[Start of Attachment]

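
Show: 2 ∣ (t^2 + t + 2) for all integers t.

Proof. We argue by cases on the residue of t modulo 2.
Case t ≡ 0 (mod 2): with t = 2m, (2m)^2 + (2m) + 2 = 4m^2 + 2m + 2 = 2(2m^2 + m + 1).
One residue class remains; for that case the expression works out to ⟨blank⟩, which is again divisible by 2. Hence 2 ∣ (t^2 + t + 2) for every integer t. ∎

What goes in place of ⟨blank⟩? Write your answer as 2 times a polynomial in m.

2(2m^2 + 3m + 2)

Only t ≡ 1 (mod 2) is unaccounted for. Put t = 2m+1:
(2m+1)^2 + (2m+1) + 2 expands to 4m^2 + 6m + 4,
and factoring out 2 leaves 2(2m^2 + 3m + 2).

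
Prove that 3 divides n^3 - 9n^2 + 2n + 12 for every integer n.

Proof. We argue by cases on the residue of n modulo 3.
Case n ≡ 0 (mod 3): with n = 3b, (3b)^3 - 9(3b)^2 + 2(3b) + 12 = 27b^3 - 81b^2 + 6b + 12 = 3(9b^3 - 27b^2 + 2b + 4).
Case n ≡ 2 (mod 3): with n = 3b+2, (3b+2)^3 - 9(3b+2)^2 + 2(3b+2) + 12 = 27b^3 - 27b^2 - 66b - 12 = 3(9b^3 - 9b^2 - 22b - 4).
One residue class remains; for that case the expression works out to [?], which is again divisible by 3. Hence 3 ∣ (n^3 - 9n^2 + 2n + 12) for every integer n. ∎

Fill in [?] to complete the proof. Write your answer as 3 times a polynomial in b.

Only n ≡ 1 (mod 3) is unaccounted for. Put n = 3b+1:
(3b+1)^3 - 9(3b+1)^2 + 2(3b+1) + 12 expands to 27b^3 - 54b^2 - 39b + 6,
and factoring out 3 leaves 3(9b^3 - 18b^2 - 13b + 2).

3(9b^3 - 18b^2 - 13b + 2)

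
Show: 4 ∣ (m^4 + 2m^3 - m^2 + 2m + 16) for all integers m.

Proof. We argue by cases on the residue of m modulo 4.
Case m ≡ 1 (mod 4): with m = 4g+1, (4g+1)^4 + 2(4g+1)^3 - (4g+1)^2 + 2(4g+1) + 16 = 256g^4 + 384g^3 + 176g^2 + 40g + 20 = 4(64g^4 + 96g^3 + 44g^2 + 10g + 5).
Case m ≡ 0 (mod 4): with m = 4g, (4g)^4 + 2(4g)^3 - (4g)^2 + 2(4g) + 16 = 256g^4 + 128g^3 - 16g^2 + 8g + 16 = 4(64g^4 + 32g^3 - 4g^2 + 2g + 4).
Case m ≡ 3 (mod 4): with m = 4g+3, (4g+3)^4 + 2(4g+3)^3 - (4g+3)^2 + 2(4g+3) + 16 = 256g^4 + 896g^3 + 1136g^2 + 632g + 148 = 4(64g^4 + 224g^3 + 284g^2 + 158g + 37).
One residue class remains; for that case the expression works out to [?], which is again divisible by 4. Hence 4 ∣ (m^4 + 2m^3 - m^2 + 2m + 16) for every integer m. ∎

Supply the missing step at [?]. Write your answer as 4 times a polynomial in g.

The residues treated are {1, 0, 3}, so the missing case is m ≡ 2 (mod 4); write m = 4g+2.
Then (4g+2)^4 + 2(4g+2)^3 - (4g+2)^2 + 2(4g+2) + 16 = 256g^4 + 640g^3 + 560g^2 + 216g + 48 = 4(64g^4 + 160g^3 + 140g^2 + 54g + 12).

4(64g^4 + 160g^3 + 140g^2 + 54g + 12)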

[End of Attachment]

[TASK] Beginning at the first line of the records, retype exactly every line up to and including the one with "integer t. ∎".

[RESPONSE TO THE TASK]
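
Show: 2 ∣ (t^2 + t + 2) for all integers t.

Proof. We argue by cases on the residue of t modulo 2.
Case t ≡ 0 (mod 2): with t = 2m, (2m)^2 + (2m) + 2 = 4m^2 + 2m + 2 = 2(2m^2 + m + 1).
One residue class remains; for that case the expression works out to ⟨blank⟩, which is again divisible by 2. Hence 2 ∣ (t^2 + t + 2) for every integer t. ∎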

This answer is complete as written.